### Task directions
Could you reproduce the lines below from the one with "A field linguist describes the stress system of Raval" through the one with "In Proto-Melic, primary"? Keep both ends and add nothing.

### Records shown
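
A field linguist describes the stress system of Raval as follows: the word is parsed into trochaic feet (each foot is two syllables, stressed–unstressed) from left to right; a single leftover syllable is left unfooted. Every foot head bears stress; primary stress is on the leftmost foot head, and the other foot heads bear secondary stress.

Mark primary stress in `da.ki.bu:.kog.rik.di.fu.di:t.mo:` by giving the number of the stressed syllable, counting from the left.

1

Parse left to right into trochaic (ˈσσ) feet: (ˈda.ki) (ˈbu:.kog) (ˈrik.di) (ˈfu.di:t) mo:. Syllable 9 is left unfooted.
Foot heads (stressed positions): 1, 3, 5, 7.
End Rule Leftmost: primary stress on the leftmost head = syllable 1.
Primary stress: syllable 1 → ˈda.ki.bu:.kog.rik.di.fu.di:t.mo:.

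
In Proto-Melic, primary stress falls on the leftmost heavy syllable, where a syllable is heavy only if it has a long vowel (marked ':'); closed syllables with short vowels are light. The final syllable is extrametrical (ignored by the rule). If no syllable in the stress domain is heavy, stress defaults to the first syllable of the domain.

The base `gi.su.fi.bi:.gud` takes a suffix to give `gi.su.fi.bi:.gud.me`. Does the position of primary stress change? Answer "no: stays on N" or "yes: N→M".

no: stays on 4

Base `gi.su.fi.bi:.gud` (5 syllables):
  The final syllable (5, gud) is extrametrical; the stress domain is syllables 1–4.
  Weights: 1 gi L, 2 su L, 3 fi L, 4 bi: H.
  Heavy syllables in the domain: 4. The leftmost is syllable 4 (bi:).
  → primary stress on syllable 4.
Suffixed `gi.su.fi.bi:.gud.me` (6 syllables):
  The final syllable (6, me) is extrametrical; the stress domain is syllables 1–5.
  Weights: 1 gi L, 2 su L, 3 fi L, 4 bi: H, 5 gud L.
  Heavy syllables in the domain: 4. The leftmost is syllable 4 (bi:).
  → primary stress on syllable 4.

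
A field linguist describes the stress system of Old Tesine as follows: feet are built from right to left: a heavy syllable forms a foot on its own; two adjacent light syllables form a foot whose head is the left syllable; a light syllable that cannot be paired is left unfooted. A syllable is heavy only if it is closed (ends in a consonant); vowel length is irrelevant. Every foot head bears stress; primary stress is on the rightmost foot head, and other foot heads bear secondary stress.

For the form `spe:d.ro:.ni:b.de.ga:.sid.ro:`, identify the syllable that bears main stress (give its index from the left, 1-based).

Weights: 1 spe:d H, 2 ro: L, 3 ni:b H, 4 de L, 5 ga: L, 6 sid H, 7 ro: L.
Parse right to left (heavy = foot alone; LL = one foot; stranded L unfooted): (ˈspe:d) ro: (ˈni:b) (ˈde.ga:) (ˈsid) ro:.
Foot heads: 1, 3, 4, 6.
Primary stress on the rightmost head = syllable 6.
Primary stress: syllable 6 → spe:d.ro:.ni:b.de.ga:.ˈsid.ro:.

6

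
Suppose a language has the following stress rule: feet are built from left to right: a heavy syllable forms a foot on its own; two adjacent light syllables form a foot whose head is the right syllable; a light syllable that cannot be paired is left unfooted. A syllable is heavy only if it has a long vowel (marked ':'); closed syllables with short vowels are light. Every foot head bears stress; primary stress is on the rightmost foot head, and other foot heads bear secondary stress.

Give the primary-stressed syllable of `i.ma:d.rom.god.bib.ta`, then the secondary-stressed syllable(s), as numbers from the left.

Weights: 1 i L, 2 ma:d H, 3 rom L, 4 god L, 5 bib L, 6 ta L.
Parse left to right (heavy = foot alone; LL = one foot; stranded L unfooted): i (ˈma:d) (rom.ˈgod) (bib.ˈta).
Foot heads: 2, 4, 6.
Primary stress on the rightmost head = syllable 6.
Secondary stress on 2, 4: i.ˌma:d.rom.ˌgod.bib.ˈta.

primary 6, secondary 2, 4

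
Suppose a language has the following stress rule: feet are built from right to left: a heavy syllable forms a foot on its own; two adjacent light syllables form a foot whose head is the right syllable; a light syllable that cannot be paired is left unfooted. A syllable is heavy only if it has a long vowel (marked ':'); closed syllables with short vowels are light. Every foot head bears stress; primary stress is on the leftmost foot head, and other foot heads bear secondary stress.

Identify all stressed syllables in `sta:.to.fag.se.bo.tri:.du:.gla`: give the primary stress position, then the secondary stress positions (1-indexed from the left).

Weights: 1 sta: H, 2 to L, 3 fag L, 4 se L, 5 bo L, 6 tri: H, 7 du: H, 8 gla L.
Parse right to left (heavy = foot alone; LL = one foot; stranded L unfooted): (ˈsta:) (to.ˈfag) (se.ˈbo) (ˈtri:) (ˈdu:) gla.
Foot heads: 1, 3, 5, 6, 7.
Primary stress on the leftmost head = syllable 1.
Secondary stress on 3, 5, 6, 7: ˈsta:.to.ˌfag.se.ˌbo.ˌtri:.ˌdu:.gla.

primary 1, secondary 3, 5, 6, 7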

==

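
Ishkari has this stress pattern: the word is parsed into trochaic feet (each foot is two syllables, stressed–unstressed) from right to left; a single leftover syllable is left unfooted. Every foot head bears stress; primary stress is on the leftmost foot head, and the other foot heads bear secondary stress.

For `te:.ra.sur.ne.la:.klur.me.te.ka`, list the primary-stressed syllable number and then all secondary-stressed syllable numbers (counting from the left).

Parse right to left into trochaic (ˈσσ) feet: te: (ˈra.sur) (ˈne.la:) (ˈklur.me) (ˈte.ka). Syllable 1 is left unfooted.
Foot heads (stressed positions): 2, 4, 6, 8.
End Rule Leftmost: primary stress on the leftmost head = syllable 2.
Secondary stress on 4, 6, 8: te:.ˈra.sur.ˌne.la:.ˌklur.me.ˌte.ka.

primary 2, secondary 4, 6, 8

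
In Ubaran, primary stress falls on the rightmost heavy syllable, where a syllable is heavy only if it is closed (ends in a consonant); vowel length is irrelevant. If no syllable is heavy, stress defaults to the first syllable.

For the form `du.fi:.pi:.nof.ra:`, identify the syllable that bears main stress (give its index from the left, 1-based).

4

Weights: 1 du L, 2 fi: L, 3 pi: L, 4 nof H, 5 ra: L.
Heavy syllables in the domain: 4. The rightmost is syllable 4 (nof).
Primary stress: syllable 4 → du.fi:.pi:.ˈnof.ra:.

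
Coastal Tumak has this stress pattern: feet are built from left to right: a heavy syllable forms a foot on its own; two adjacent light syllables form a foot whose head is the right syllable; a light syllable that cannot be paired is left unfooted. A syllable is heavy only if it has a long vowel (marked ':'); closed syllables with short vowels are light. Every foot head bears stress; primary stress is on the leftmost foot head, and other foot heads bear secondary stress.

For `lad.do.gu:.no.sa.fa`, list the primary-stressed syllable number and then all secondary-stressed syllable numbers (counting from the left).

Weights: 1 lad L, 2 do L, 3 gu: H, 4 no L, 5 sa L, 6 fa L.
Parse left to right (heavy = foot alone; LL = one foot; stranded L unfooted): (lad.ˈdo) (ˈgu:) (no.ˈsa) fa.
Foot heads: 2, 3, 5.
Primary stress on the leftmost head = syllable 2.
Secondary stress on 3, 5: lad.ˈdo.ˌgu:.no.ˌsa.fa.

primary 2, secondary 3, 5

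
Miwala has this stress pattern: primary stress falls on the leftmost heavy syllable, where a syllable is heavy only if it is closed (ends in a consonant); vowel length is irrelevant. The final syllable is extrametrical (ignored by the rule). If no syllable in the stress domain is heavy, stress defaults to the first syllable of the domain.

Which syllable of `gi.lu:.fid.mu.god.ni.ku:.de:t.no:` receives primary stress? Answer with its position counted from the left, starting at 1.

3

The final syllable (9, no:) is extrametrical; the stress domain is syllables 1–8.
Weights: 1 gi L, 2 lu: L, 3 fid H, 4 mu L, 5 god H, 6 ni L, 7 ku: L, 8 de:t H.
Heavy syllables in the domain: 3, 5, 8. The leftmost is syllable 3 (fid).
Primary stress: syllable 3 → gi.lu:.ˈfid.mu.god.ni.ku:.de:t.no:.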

### Answer section
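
A field linguist describes the stress system of Raval as follows: the word is parsed into trochaic feet (each foot is two syllables, stressed–unstressed) from left to right; a single leftover syllable is left unfooted. Every foot head bears stress; primary stress is on the leftmost foot head, and the other foot heads bear secondary stress.

Mark primary stress in `da.ki.bu:.kog.rik.di.fu.di:t.mo:` by giving the number of the stressed syllable, counting from the left.

1

Parse left to right into trochaic (ˈσσ) feet: (ˈda.ki) (ˈbu:.kog) (ˈrik.di) (ˈfu.di:t) mo:. Syllable 9 is left unfooted.
Foot heads (stressed positions): 1, 3, 5, 7.
End Rule Leftmost: primary stress on the leftmost head = syllable 1.
Primary stress: syllable 1 → ˈda.ki.bu:.kog.rik.di.fu.di:t.mo:.

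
In Proto-Melic, primary stress falls on the leftmost heavy syllable, where a syllable is heavy only if it has a long vowel (marked ':'); closed syllables with short vowels are light. The final syllable is extrametrical (ignored by the rule). If no syllable in the stress domain is heavy, stress defaults to the first syllable of the domain.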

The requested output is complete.